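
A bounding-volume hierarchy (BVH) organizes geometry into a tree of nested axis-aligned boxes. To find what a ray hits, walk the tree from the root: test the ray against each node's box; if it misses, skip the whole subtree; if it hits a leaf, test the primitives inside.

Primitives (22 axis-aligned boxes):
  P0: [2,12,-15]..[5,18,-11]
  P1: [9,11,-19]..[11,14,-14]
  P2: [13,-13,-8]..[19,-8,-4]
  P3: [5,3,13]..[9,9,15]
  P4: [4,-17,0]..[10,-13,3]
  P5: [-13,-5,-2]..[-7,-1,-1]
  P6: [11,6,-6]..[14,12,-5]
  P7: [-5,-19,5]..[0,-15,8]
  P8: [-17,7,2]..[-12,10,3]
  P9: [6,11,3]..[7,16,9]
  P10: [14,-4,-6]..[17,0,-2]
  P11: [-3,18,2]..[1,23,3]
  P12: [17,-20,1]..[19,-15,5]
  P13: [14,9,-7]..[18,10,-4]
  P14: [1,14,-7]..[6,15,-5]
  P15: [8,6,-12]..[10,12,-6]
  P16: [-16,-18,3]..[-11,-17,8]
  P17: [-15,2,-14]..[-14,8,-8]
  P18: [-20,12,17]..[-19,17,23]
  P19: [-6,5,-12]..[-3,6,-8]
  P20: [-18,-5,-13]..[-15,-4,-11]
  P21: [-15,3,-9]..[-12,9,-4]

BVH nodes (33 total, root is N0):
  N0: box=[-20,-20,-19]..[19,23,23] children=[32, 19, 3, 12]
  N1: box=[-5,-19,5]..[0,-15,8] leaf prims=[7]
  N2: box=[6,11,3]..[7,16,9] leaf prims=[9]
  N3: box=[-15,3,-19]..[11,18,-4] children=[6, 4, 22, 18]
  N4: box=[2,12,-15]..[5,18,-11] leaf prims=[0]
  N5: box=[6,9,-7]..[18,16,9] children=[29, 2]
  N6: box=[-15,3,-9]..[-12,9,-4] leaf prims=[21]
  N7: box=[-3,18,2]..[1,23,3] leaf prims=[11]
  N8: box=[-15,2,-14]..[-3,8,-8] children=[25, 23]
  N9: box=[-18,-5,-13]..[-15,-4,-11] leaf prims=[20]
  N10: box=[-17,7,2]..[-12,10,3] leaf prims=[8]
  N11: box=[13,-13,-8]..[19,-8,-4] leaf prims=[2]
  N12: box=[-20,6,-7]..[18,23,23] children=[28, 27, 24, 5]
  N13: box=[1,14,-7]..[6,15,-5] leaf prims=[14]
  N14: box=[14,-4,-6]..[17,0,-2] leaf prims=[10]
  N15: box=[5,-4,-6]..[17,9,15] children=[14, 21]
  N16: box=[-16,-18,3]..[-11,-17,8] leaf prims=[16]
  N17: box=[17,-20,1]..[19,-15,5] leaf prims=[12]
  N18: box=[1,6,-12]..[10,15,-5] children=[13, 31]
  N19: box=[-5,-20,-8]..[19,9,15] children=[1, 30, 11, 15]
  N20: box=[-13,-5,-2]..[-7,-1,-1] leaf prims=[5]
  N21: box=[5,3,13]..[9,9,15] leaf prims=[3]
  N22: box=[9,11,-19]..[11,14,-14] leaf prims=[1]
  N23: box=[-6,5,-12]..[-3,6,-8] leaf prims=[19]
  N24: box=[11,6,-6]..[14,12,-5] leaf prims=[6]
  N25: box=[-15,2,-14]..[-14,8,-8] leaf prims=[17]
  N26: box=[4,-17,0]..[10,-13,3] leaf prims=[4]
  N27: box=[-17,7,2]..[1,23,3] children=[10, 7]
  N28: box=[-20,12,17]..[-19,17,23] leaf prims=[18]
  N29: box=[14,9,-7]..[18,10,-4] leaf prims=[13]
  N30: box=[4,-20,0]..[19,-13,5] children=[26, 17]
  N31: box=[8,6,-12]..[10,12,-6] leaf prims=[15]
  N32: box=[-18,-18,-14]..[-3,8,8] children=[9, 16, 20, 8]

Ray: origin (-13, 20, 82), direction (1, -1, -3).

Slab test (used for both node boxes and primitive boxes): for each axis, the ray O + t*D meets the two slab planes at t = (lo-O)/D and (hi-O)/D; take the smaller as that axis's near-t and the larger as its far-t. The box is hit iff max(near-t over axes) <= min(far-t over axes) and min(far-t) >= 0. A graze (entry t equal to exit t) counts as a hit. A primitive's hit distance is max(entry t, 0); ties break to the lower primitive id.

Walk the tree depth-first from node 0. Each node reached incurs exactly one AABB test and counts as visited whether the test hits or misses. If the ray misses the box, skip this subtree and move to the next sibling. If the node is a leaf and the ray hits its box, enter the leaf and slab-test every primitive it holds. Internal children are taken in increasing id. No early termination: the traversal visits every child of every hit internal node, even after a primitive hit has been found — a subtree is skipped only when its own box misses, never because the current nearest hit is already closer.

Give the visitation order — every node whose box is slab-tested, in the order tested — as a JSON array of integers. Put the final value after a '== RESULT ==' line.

Walk:
N0 x:[-7,32] y:[-3,40] z:[59/3,101/3] -> hit [59/3,32], descend [3, 12, 19, 32]
  N3 x:[-2,24] y:[2,17] z:[86/3,101/3] -> miss, prune
  N12 x:[-7,31] y:[-3,14] z:[59/3,89/3] -> miss, prune
  N19 x:[8,32] y:[11,40] z:[67/3,30] -> hit [67/3,30], descend [1, 11, 15, 30]
    N1 x:[8,13] y:[35,39] z:[74/3,77/3] -> miss, prune
    N11 x:[26,32] y:[28,33] z:[86/3,30] -> hit [86/3,30] leaf, test {P2@t=86/3}
    N15 x:[18,30] y:[11,24] z:[67/3,88/3] -> hit [67/3,24], descend [14, 21]
      N14 x:[27,30] y:[20,24] z:[28,88/3] -> miss, prune
      N21 x:[18,22] y:[11,17] z:[67/3,23] -> miss, prune
    N30 x:[17,32] y:[33,40] z:[77/3,82/3] -> miss, prune
  N32 x:[-5,10] y:[12,38] z:[74/3,32] -> miss, prune

11 AABB tests over nodes [0, 3, 12, 19, 1, 11, 15, 14, 21, 30, 32]; 1 leaf entered; closest P2.

== RESULT ==
[0, 3, 12, 19, 1, 11, 15, 14, 21, 30, 32]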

### Work task
Output the material in full, matching it word for word.

### Task result
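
A bounding-volume hierarchy (BVH) organizes geometry into a tree of nested axis-aligned boxes. To find what a ray hits, walk the tree from the root: test the ray against each node's box; if it misses, skip the whole subtree; if it hits a leaf, test the primitives inside.

Primitives (22 axis-aligned boxes):
  P0: [2,12,-15]..[5,18,-11]
  P1: [9,11,-19]..[11,14,-14]
  P2: [13,-13,-8]..[19,-8,-4]
  P3: [5,3,13]..[9,9,15]
  P4: [4,-17,0]..[10,-13,3]
  P5: [-13,-5,-2]..[-7,-1,-1]
  P6: [11,6,-6]..[14,12,-5]
  P7: [-5,-19,5]..[0,-15,8]
  P8: [-17,7,2]..[-12,10,3]
  P9: [6,11,3]..[7,16,9]
  P10: [14,-4,-6]..[17,0,-2]
  P11: [-3,18,2]..[1,23,3]
  P12: [17,-20,1]..[19,-15,5]
  P13: [14,9,-7]..[18,10,-4]
  P14: [1,14,-7]..[6,15,-5]
  P15: [8,6,-12]..[10,12,-6]
  P16: [-16,-18,3]..[-11,-17,8]
  P17: [-15,2,-14]..[-14,8,-8]
  P18: [-20,12,17]..[-19,17,23]
  P19: [-6,5,-12]..[-3,6,-8]
  P20: [-18,-5,-13]..[-15,-4,-11]
  P21: [-15,3,-9]..[-12,9,-4]

BVH nodes (33 total, root is N0):
  N0: box=[-20,-20,-19]..[19,23,23] children=[32, 19, 3, 12]
  N1: box=[-5,-19,5]..[0,-15,8] leaf prims=[7]
  N2: box=[6,11,3]..[7,16,9] leaf prims=[9]
  N3: box=[-15,3,-19]..[11,18,-4] children=[6, 4, 22, 18]
  N4: box=[2,12,-15]..[5,18,-11] leaf prims=[0]
  N5: box=[6,9,-7]..[18,16,9] children=[29, 2]
  N6: box=[-15,3,-9]..[-12,9,-4] leaf prims=[21]
  N7: box=[-3,18,2]..[1,23,3] leaf prims=[11]
  N8: box=[-15,2,-14]..[-3,8,-8] children=[25, 23]
  N9: box=[-18,-5,-13]..[-15,-4,-11] leaf prims=[20]
  N10: box=[-17,7,2]..[-12,10,3] leaf prims=[8]
  N11: box=[13,-13,-8]..[19,-8,-4] leaf prims=[2]
  N12: box=[-20,6,-7]..[18,23,23] children=[28, 27, 24, 5]
  N13: box=[1,14,-7]..[6,15,-5] leaf prims=[14]
  N14: box=[14,-4,-6]..[17,0,-2] leaf prims=[10]
  N15: box=[5,-4,-6]..[17,9,15] children=[14, 21]
  N16: box=[-16,-18,3]..[-11,-17,8] leaf prims=[16]
  N17: box=[17,-20,1]..[19,-15,5] leaf prims=[12]
  N18: box=[1,6,-12]..[10,15,-5] children=[13, 31]
  N19: box=[-5,-20,-8]..[19,9,15] children=[1, 30, 11, 15]
  N20: box=[-13,-5,-2]..[-7,-1,-1] leaf prims=[5]
  N21: box=[5,3,13]..[9,9,15] leaf prims=[3]
  N22: box=[9,11,-19]..[11,14,-14] leaf prims=[1]
  N23: box=[-6,5,-12]..[-3,6,-8] leaf prims=[19]
  N24: box=[11,6,-6]..[14,12,-5] leaf prims=[6]
  N25: box=[-15,2,-14]..[-14,8,-8] leaf prims=[17]
  N26: box=[4,-17,0]..[10,-13,3] leaf prims=[4]
  N27: box=[-17,7,2]..[1,23,3] children=[10, 7]
  N28: box=[-20,12,17]..[-19,17,23] leaf prims=[18]
  N29: box=[14,9,-7]..[18,10,-4] leaf prims=[13]
  N30: box=[4,-20,0]..[19,-13,5] children=[26, 17]
  N31: box=[8,6,-12]..[10,12,-6] leaf prims=[15]
  N32: box=[-18,-18,-14]..[-3,8,8] children=[9, 16, 20, 8]

Ray: origin (-13, 20, 82), direction (1, -1, -3).

Slab test (used for both node boxes and primitive boxes): for each axis, the ray O + t*D meets the two slab planes at t = (lo-O)/D and (hi-O)/D; take the smaller as that axis's near-t and the larger as its far-t. The box is hit iff max(near-t over axes) <= min(far-t over axes) and min(far-t) >= 0. A graze (entry t equal to exit t) counts as a hit. A primitive's hit distance is max(entry t, 0); ties break to the lower primitive id.

Walk the tree depth-first from node 0. Each node reached incurs exactly one AABB test and counts as visited whether the test hits or misses. If the ray misses the box, skip this subtree and move to the next sibling. If the node is a leaf and the ray hits its box, enter the leaf and slab-test every primitive it holds. Internal children are taken in increasing id. No early termination: the traversal visits every child of every hit internal node, even after a primitive hit has been found — a subtree is skipped only when its own box misses, never because the current nearest hit is already closer.

Give the visitation order — every node whose box is slab-tested, in the order tested — as a JSON array of integers. Put the final value after a '== RESULT ==' line.

Walk:
N0 x:[-7,32] y:[-3,40] z:[59/3,101/3] -> hit [59/3,32], descend [3, 12, 19, 32]
  N3 x:[-2,24] y:[2,17] z:[86/3,101/3] -> miss, prune
  N12 x:[-7,31] y:[-3,14] z:[59/3,89/3] -> miss, prune
  N19 x:[8,32] y:[11,40] z:[67/3,30] -> hit [67/3,30], descend [1, 11, 15, 30]
    N1 x:[8,13] y:[35,39] z:[74/3,77/3] -> miss, prune
    N11 x:[26,32] y:[28,33] z:[86/3,30] -> hit [86/3,30] leaf, test {P2@t=86/3}
    N15 x:[18,30] y:[11,24] z:[67/3,88/3] -> hit [67/3,24], descend [14, 21]
      N14 x:[27,30] y:[20,24] z:[28,88/3] -> miss, prune
      N21 x:[18,22] y:[11,17] z:[67/3,23] -> miss, prune
    N30 x:[17,32] y:[33,40] z:[77/3,82/3] -> miss, prune
  N32 x:[-5,10] y:[12,38] z:[74/3,32] -> miss, prune

11 AABB tests over nodes [0, 3, 12, 19, 1, 11, 15, 14, 21, 30, 32]; 1 leaf entered; closest P2.

== RESULT ==
[0, 3, 12, 19, 1, 11, 15, 14, 21, 30, 32]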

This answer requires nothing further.